Dataset content Block Start
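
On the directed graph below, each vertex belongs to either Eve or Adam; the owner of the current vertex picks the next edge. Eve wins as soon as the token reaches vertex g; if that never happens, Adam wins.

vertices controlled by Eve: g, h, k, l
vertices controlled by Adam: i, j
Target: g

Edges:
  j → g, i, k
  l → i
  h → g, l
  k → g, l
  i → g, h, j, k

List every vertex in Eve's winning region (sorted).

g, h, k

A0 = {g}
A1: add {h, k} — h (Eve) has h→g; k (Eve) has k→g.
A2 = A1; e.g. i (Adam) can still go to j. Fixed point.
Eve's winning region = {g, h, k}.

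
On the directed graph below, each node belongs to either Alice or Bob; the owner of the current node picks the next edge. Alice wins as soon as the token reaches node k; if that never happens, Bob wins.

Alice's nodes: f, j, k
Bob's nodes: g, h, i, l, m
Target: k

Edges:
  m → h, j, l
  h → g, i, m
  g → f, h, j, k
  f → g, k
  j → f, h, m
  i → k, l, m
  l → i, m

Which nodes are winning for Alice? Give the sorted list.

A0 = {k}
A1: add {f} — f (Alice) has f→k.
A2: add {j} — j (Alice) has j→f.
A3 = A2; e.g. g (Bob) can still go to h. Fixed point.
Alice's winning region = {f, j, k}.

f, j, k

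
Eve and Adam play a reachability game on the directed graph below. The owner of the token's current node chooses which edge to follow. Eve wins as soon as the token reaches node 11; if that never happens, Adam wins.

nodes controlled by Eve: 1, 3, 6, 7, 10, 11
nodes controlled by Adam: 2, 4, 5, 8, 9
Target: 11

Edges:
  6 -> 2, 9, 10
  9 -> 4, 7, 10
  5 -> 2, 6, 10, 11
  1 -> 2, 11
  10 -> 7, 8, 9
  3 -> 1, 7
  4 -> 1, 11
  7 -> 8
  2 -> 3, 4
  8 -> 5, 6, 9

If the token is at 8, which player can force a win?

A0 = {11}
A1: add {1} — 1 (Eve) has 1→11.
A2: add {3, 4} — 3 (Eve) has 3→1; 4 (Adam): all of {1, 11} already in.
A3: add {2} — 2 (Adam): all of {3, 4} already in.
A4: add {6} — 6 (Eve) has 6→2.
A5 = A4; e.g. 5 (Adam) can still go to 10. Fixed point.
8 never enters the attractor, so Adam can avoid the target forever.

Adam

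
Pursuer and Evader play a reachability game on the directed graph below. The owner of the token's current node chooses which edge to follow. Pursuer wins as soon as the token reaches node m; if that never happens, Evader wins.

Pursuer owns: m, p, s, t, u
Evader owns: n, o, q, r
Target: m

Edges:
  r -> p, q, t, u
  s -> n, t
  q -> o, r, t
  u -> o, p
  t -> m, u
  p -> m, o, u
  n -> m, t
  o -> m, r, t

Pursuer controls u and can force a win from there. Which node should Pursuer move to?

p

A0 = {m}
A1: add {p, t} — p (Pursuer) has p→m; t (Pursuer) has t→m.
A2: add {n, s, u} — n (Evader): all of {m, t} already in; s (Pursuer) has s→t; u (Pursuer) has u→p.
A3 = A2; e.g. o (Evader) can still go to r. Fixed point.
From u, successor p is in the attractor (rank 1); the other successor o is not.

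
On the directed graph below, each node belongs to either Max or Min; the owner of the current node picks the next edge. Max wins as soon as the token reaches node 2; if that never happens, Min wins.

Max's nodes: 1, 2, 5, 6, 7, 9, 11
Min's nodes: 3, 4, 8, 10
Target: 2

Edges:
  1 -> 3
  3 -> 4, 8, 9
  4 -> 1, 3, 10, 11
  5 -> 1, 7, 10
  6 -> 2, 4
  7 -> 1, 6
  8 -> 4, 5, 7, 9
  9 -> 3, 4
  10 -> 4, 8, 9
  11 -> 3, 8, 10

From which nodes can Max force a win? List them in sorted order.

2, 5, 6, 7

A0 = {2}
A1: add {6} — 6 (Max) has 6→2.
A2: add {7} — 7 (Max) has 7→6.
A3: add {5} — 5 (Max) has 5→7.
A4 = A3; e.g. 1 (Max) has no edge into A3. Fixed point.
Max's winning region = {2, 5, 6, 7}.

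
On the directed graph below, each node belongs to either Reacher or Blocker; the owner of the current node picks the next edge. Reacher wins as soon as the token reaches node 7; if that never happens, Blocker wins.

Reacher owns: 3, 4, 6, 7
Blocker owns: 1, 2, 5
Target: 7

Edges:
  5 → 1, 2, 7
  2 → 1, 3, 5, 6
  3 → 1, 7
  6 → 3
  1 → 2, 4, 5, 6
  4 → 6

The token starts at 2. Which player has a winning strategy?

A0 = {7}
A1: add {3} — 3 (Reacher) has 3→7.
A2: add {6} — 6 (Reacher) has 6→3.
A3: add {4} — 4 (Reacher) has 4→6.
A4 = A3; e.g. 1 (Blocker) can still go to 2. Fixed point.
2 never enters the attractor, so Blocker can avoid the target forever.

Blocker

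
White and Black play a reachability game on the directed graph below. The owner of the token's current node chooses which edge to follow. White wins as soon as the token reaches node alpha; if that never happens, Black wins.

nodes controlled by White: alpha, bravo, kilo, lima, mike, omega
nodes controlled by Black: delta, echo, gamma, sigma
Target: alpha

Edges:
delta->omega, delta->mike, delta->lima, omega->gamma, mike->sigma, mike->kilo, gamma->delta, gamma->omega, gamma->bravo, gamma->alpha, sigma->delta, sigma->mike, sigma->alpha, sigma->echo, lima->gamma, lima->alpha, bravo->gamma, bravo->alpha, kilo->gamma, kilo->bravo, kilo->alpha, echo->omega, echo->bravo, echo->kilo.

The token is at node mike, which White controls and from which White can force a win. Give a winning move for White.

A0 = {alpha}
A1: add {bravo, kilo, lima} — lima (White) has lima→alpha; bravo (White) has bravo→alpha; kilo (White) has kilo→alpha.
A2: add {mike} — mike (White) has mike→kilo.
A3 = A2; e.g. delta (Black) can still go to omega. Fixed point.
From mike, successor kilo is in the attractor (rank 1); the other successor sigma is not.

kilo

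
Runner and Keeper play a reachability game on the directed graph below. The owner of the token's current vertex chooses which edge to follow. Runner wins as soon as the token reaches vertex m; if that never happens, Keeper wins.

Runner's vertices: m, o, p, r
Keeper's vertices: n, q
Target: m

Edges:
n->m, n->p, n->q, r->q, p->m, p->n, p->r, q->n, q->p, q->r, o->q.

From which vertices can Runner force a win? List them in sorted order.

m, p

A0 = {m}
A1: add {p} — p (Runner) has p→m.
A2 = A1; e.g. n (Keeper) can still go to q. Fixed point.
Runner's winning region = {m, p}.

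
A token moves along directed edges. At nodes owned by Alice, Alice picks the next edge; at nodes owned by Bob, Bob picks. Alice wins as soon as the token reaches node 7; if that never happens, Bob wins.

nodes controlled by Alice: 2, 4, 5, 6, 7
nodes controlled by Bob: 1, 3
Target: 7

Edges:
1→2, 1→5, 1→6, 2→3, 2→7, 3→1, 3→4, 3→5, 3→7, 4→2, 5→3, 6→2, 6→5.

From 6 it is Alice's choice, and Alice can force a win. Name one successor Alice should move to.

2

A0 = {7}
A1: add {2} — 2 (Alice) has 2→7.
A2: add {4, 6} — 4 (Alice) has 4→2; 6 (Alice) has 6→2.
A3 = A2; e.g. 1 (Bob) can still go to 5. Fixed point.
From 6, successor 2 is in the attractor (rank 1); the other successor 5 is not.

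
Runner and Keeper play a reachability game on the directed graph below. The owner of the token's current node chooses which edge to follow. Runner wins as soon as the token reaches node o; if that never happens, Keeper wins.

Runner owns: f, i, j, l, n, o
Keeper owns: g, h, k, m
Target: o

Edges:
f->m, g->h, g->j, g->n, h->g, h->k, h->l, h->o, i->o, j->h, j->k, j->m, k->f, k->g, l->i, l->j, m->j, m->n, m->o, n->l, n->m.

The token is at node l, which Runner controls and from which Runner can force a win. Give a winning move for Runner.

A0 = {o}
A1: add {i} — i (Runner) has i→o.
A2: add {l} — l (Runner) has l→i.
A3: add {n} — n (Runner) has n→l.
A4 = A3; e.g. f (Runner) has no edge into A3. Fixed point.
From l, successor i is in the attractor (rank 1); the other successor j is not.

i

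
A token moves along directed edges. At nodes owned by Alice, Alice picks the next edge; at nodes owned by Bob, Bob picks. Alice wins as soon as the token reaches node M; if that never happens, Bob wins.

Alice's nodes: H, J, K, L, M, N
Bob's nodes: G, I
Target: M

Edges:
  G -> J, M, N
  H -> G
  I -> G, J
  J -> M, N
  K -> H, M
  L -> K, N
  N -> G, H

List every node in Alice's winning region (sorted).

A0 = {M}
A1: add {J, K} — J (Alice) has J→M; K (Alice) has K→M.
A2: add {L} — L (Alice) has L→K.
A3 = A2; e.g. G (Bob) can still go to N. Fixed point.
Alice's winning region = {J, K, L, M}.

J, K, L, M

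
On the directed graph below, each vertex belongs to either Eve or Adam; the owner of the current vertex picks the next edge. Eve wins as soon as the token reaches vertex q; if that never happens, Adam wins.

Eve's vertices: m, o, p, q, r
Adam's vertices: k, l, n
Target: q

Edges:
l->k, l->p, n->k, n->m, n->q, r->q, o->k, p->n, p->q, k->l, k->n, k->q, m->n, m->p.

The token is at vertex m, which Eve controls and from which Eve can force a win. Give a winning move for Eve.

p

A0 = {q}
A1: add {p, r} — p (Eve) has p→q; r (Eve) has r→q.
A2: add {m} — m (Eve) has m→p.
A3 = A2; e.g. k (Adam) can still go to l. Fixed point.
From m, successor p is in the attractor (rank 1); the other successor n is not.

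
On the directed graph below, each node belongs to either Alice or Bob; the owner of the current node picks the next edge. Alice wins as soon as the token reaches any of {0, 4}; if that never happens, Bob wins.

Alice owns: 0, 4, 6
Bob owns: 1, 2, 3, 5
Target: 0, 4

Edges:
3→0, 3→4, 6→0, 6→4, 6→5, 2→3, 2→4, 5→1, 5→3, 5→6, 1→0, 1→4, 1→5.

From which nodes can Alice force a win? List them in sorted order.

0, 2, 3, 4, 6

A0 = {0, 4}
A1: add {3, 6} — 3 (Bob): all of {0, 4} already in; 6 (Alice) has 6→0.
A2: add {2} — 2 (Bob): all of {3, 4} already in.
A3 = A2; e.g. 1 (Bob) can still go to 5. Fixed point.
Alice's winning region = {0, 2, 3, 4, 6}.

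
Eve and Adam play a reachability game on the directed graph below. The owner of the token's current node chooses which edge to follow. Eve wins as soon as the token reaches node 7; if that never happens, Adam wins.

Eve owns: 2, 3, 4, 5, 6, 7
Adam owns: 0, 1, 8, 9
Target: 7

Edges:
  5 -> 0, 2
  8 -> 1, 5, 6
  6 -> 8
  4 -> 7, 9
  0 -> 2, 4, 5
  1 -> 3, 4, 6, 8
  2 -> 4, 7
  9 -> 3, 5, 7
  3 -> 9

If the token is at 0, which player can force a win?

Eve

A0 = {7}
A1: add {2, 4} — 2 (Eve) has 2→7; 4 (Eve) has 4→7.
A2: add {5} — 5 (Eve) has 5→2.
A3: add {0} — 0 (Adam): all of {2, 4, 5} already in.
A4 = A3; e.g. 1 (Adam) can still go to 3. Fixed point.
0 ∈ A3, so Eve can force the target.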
Dataset content Block End
> [Try it]
Each line from the beginning of the entries to the line with "i → g, h, j, k" must be repeated exactly, with both end lines kept and no other lines given.

> [Answer for this exercise]
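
On the directed graph below, each vertex belongs to either Eve or Adam; the owner of the current vertex picks the next edge. Eve wins as soon as the token reaches vertex g; if that never happens, Adam wins.

vertices controlled by Eve: g, h, k, l
vertices controlled by Adam: i, j
Target: g

Edges:
  j → g, i, k
  l → i
  h → g, l
  k → g, l
  i → g, h, j, k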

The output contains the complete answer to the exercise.